**ASSIGNMENT**: Each entry below must appear in the output exactly as written.
___ TASK INPUT ___
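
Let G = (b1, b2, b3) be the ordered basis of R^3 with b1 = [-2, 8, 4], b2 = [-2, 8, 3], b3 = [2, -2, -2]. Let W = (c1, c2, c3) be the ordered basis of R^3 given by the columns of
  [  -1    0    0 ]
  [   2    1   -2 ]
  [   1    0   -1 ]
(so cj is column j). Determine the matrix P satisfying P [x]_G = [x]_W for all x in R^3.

Let M have columns bj and N have columns cj. Then for every x, N [x]_W = x = M [x]_G, so P = N^(-1) M.
Since det N = 1, N^(-1) has integer entries; multiplying gives P = [[2, 2, -2], [0, 2, 2], [-2, -1, 0]].

[[2, 2, -2], [0, 2, 2], [-2, -1, 0]]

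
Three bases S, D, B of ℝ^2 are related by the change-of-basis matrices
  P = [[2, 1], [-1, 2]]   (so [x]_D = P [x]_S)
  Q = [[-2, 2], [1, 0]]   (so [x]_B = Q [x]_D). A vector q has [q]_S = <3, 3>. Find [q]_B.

First [q]_D = P [q]_S = <9, 3>.
Then [q]_B = Q [q]_D = <-12, 9>.

<-12, 9>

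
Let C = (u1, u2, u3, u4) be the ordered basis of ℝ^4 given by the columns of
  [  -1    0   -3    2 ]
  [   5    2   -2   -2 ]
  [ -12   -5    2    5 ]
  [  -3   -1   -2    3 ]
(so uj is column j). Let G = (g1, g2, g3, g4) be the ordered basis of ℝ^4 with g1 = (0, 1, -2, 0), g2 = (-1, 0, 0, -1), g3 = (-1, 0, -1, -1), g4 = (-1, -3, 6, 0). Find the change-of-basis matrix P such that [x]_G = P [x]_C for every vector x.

Let M have columns uj and N have columns gj. Then for every x, N [x]_G = x = M [x]_C, so P = N^(-1) M.
Since det N = -1, N^(-1) has integer entries; multiplying gives P = [[-1, -1, 1, 1], [1, 0, 0, -2], [2, 1, 2, -1], [-2, -1, 1, 1]].

[[-1, -1, 1, 1], [1, 0, 0, -2], [2, 1, 2, -1], [-2, -1, 1, 1]]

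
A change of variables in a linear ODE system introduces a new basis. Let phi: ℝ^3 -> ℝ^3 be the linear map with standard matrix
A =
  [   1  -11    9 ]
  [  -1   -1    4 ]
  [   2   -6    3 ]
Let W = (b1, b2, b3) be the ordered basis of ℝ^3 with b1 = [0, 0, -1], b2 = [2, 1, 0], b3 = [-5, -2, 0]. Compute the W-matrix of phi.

With P the matrix whose columns are b1, ..., b3, [phi]_W = P^(-1) A P.
Column by column: phi(b1) = A b1 = [-9, -4, -3]; its W-coordinates [3, -2, 1] give column 1.
Continuing for each basis vector yields [phi]_W = [[3, 2, -2], [-2, 3, 1], [1, 3, -3]].

[[3, 2, -2], [-2, 3, 1], [1, 3, -3]]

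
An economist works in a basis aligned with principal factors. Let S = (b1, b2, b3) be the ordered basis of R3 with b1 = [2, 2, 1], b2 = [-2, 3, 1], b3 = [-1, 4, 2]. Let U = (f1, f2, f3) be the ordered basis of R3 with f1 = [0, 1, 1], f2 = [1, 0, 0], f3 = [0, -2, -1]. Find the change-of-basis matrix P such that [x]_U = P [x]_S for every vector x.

Column j of P is [bj]_U, since P maps S-coordinates to U-coordinates.
Expressing b1 in U: b1 = 0·f1 + 2f2 - f3, so column 1 of P is [0, 2, -1].
Doing the same for each bj gives P = [[0, -1, 0], [2, -2, -1], [-1, -2, -2]].

[[0, -1, 0], [2, -2, -1], [-1, -2, -2]]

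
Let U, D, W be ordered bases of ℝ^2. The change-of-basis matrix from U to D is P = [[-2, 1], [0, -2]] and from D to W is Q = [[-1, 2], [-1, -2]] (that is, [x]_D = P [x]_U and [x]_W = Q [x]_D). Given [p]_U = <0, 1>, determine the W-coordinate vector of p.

Composing the changes, [p]_W = Q P [p]_U.
Q P = [[2, -5], [2, 3]]; applying this to <0, 1> gives <-5, 3>.

<-5, 3>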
___
**ANSWER TO THIS PROBLEM**:
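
Let G = (b1, b2, b3) be the ordered basis of R^3 with b1 = [-2, 8, 4], b2 = [-2, 8, 3], b3 = [2, -2, -2]. Let W = (c1, c2, c3) be the ordered basis of R^3 given by the columns of
  [  -1    0    0 ]
  [   2    1   -2 ]
  [   1    0   -1 ]
(so cj is column j). Determine the matrix P satisfying P [x]_G = [x]_W for all x in R^3.

Let M have columns bj and N have columns cj. Then for every x, N [x]_W = x = M [x]_G, so P = N^(-1) M.
Since det N = 1, N^(-1) has integer entries; multiplying gives P = [[2, 2, -2], [0, 2, 2], [-2, -1, 0]].

[[2, 2, -2], [0, 2, 2], [-2, -1, 0]]

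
Three bases S, D, B of ℝ^2 are related by the change-of-basis matrices
  P = [[2, 1], [-1, 2]]   (so [x]_D = P [x]_S)
  Q = [[-2, 2], [1, 0]]   (so [x]_B = Q [x]_D). A vector q has [q]_S = <3, 3>. Find [q]_B.

First [q]_D = P [q]_S = <9, 3>.
Then [q]_B = Q [q]_D = <-12, 9>.

<-12, 9>

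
Let C = (u1, u2, u3, u4) be the ordered basis of ℝ^4 given by the columns of
  [  -1    0   -3    2 ]
  [   5    2   -2   -2 ]
  [ -12   -5    2    5 ]
  [  -3   -1   -2    3 ]
(so uj is column j). Let G = (g1, g2, g3, g4) be the ordered basis of ℝ^4 with g1 = (0, 1, -2, 0), g2 = (-1, 0, 0, -1), g3 = (-1, 0, -1, -1), g4 = (-1, -3, 6, 0). Find the change-of-basis matrix P such that [x]_G = P [x]_C for every vector x.

Let M have columns uj and N have columns gj. Then for every x, N [x]_G = x = M [x]_C, so P = N^(-1) M.
Since det N = -1, N^(-1) has integer entries; multiplying gives P = [[-1, -1, 1, 1], [1, 0, 0, -2], [2, 1, 2, -1], [-2, -1, 1, 1]].

[[-1, -1, 1, 1], [1, 0, 0, -2], [2, 1, 2, -1], [-2, -1, 1, 1]]

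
A change of variables in a linear ODE system introduces a new basis. Let phi: ℝ^3 -> ℝ^3 be the linear map with standard matrix
A =
  [   1  -11    9 ]
  [  -1   -1    4 ]
  [   2   -6    3 ]
Let W = (b1, b2, b3) be the ordered basis of ℝ^3 with b1 = [0, 0, -1], b2 = [2, 1, 0], b3 = [-5, -2, 0]. Compute the W-matrix of phi.

With P the matrix whose columns are b1, ..., b3, [phi]_W = P^(-1) A P.
Column by column: phi(b1) = A b1 = [-9, -4, -3]; its W-coordinates [3, -2, 1] give column 1.
Continuing for each basis vector yields [phi]_W = [[3, 2, -2], [-2, 3, 1], [1, 3, -3]].

[[3, 2, -2], [-2, 3, 1], [1, 3, -3]]

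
An economist works in a basis aligned with principal factors. Let S = (b1, b2, b3) be the ordered basis of R3 with b1 = [2, 2, 1], b2 = [-2, 3, 1], b3 = [-1, 4, 2]. Let U = (f1, f2, f3) be the ordered basis of R3 with f1 = [0, 1, 1], f2 = [1, 0, 0], f3 = [0, -2, -1]. Find the change-of-basis matrix P such that [x]_U = P [x]_S for every vector x.

Column j of P is [bj]_U, since P maps S-coordinates to U-coordinates.
Expressing b1 in U: b1 = 0·f1 + 2f2 - f3, so column 1 of P is [0, 2, -1].
Doing the same for each bj gives P = [[0, -1, 0], [2, -2, -1], [-1, -2, -2]].

[[0, -1, 0], [2, -2, -1], [-1, -2, -2]]

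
Let U, D, W be ordered bases of ℝ^2. The change-of-basis matrix from U to D is P = [[-2, 1], [0, -2]] and from D to W is Q = [[-1, 2], [-1, -2]] (that is, [x]_D = P [x]_U and [x]_W = Q [x]_D). Given [p]_U = <0, 1>, determine the W-coordinate vector of p.

Composing the changes, [p]_W = Q P [p]_U.
Q P = [[2, -5], [2, 3]]; applying this to <0, 1> gives <-5, 3>.

<-5, 3>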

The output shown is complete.